WHAT NEEDS TO BE DONE: Below are several entries. Transcribe exactly those lines that fall from the one with "- SIZE: reading" through the one with "(Total 20 bytes.)", end lines included.

Stored data entries:
-------

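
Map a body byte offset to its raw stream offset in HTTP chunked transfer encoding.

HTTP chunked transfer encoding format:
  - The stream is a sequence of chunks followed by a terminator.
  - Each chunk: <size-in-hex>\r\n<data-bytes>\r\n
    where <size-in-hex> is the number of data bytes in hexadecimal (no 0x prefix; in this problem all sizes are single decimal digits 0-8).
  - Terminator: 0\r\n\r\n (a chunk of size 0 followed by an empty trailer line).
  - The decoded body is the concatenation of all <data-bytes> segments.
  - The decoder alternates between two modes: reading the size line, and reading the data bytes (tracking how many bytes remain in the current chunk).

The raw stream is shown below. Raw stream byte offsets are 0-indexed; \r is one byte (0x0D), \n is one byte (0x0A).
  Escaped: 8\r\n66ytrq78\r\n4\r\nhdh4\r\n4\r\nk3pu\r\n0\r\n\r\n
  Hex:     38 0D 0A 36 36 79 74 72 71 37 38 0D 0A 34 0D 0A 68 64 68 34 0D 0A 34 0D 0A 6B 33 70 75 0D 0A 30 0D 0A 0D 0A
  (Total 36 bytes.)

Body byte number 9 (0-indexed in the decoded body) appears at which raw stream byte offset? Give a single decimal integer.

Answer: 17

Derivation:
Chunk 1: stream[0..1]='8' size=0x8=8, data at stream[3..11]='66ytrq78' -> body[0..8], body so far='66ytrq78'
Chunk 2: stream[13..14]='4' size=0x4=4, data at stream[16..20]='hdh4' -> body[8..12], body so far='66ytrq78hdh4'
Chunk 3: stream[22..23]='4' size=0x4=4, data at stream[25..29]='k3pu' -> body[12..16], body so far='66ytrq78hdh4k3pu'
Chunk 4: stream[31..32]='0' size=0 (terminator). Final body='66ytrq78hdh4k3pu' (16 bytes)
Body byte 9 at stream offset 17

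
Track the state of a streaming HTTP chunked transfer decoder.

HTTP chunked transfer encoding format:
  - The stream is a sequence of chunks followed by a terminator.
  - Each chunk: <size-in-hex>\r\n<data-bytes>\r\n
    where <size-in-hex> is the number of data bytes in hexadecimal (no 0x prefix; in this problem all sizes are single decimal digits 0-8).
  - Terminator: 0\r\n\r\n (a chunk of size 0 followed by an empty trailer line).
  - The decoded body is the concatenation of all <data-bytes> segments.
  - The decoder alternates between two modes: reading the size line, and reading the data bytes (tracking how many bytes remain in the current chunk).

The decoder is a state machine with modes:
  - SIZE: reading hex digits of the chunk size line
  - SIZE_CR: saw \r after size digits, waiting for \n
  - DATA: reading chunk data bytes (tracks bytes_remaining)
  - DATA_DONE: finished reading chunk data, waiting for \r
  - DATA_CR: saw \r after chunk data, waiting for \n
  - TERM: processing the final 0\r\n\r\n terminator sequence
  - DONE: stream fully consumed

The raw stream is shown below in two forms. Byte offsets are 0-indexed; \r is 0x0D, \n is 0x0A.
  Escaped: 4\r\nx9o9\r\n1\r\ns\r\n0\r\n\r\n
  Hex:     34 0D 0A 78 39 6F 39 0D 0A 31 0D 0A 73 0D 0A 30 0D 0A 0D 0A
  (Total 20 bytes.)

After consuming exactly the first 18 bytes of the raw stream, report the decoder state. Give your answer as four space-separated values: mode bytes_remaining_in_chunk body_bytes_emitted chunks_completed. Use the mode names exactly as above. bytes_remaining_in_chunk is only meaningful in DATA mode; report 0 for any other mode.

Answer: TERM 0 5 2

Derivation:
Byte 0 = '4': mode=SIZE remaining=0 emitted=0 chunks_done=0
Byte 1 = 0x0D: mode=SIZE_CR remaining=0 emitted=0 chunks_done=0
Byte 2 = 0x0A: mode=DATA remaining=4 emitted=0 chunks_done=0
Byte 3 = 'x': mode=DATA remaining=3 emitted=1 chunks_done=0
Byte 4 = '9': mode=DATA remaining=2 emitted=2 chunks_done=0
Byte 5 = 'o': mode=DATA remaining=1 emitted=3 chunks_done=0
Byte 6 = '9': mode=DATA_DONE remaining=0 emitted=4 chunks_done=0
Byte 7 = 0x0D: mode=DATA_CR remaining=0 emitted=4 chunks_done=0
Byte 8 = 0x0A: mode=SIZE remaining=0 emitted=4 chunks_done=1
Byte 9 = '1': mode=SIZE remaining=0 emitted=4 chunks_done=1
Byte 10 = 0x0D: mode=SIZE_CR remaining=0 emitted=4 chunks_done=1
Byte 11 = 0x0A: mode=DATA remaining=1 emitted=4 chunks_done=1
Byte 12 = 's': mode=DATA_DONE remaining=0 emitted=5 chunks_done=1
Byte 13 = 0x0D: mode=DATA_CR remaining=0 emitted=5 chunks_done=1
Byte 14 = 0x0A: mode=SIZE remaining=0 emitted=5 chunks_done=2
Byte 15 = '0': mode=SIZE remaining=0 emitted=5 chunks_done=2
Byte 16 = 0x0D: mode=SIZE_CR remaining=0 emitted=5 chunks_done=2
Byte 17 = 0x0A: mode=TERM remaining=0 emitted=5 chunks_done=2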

-------

YOUR RESPONSE:
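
  - SIZE: reading hex digits of the chunk size line
  - SIZE_CR: saw \r after size digits, waiting for \n
  - DATA: reading chunk data bytes (tracks bytes_remaining)
  - DATA_DONE: finished reading chunk data, waiting for \r
  - DATA_CR: saw \r after chunk data, waiting for \n
  - TERM: processing the final 0\r\n\r\n terminator sequence
  - DONE: stream fully consumed

The raw stream is shown below in two forms. Byte offsets are 0-indexed; \r is 0x0D, \n is 0x0A.
  Escaped: 4\r\nx9o9\r\n1\r\ns\r\n0\r\n\r\n
  Hex:     34 0D 0A 78 39 6F 39 0D 0A 31 0D 0A 73 0D 0A 30 0D 0A 0D 0A
  (Total 20 bytes.)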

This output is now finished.